Instructions for the task: Give back exactly the lines of the data below, starting with the line that has "Evaluate the operator" and going on through the line that has "amount a; (S_c".

The records:
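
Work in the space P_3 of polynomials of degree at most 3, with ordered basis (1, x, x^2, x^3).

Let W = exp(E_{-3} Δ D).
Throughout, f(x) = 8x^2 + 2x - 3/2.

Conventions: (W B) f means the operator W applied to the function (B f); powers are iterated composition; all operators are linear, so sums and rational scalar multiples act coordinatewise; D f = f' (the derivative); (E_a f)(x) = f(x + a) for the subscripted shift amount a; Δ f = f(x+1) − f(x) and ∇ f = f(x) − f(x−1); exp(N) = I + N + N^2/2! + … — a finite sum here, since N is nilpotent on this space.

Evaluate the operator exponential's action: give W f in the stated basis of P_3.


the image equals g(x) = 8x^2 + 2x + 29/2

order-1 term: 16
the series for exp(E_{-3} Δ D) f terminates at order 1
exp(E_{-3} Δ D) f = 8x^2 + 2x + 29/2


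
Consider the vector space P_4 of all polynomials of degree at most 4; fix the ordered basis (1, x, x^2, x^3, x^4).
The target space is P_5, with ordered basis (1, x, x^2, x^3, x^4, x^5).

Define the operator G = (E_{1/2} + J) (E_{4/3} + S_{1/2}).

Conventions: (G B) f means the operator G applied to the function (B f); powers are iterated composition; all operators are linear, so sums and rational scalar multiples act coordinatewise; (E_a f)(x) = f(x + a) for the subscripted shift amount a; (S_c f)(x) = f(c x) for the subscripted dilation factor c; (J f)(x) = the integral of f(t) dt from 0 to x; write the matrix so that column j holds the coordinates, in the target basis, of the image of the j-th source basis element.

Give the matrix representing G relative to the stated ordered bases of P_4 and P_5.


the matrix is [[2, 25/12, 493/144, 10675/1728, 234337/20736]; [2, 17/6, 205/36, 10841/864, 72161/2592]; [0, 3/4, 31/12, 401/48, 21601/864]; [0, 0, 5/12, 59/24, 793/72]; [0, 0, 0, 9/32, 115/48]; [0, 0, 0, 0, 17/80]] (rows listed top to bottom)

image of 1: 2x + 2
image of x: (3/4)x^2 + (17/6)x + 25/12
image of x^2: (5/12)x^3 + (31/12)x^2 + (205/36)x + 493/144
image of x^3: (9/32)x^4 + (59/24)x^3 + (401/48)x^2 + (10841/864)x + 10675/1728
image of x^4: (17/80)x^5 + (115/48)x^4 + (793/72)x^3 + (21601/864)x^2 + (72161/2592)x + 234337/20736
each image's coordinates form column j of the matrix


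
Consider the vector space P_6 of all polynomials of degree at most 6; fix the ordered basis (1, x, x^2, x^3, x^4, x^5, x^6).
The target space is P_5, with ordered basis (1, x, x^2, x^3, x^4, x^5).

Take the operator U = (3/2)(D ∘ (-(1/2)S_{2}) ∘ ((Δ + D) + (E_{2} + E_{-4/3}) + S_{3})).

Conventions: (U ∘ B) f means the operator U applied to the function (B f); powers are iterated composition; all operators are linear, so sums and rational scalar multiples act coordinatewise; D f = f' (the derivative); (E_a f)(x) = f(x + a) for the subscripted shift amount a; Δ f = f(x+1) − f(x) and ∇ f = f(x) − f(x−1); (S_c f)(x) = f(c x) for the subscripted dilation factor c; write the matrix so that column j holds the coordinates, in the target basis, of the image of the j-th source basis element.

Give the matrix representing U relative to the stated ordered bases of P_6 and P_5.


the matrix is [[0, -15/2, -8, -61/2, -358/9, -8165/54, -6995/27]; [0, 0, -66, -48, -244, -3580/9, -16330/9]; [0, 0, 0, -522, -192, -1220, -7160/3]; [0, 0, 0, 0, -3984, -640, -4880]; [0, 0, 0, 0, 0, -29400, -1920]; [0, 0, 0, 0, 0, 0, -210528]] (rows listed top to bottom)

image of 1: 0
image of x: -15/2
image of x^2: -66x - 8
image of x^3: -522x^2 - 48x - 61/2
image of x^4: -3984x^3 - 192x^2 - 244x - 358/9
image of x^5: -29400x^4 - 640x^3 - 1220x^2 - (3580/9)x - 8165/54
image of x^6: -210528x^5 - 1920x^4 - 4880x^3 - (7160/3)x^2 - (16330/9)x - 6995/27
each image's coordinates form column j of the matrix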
* * *
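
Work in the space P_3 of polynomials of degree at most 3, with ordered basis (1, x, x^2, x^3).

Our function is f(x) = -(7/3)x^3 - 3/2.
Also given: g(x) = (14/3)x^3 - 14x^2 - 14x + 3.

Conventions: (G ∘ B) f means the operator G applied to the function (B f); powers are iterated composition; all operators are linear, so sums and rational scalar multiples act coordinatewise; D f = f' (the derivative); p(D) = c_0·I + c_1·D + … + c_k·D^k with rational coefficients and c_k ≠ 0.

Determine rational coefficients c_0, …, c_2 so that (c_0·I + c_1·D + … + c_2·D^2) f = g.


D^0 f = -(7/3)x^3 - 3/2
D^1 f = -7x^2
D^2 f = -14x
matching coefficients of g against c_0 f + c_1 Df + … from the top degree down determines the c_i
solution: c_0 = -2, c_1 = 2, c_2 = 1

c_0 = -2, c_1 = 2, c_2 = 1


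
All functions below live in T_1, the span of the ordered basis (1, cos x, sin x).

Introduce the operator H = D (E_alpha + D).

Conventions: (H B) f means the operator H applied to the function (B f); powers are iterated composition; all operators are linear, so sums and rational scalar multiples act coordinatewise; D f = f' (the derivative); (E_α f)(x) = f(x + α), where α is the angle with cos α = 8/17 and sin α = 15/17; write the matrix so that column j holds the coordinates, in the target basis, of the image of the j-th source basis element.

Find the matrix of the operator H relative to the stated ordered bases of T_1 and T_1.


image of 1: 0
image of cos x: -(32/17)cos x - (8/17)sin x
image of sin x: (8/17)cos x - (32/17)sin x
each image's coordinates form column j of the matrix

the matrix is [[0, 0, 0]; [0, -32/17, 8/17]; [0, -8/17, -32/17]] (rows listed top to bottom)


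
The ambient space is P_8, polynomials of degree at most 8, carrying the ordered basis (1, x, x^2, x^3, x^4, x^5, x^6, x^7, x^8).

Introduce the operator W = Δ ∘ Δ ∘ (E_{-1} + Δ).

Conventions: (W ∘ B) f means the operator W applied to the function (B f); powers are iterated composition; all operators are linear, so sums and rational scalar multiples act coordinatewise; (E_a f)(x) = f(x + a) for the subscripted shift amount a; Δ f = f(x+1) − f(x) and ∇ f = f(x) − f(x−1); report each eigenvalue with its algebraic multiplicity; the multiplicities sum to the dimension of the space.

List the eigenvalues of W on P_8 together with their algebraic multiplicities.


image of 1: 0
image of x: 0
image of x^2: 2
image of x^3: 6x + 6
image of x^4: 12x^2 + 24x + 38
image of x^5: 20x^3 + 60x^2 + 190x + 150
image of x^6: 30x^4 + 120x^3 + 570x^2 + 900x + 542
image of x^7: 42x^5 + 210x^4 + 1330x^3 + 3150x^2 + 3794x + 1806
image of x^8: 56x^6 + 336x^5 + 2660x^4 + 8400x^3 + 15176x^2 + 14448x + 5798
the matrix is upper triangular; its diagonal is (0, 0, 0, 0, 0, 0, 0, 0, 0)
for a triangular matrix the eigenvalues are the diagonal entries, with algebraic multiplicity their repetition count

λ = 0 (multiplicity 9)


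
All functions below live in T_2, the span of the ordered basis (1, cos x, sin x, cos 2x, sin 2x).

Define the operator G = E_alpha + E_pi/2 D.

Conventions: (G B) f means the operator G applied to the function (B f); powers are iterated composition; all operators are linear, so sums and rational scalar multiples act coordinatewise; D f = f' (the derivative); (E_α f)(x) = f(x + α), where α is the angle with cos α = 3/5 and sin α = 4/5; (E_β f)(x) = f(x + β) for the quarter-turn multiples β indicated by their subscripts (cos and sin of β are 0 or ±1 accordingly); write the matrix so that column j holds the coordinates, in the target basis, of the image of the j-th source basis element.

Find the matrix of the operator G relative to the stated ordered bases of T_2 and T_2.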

Response to this task:
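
Evaluate the operator exponential's action: give W f in the stated basis of P_3.


the image equals g(x) = 8x^2 + 2x + 29/2

order-1 term: 16
the series for exp(E_{-3} Δ D) f terminates at order 1
exp(E_{-3} Δ D) f = 8x^2 + 2x + 29/2


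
Consider the vector space P_4 of all polynomials of degree at most 4; fix the ordered basis (1, x, x^2, x^3, x^4).
The target space is P_5, with ordered basis (1, x, x^2, x^3, x^4, x^5).

Define the operator G = (E_{1/2} + J) (E_{4/3} + S_{1/2}).

Conventions: (G B) f means the operator G applied to the function (B f); powers are iterated composition; all operators are linear, so sums and rational scalar multiples act coordinatewise; (E_a f)(x) = f(x + a) for the subscripted shift amount a; (S_c f)(x) = f(c x) for the subscripted dilation factor c; (J f)(x) = the integral of f(t) dt from 0 to x; write the matrix so that column j holds the coordinates, in the target basis, of the image of the j-th source basis element.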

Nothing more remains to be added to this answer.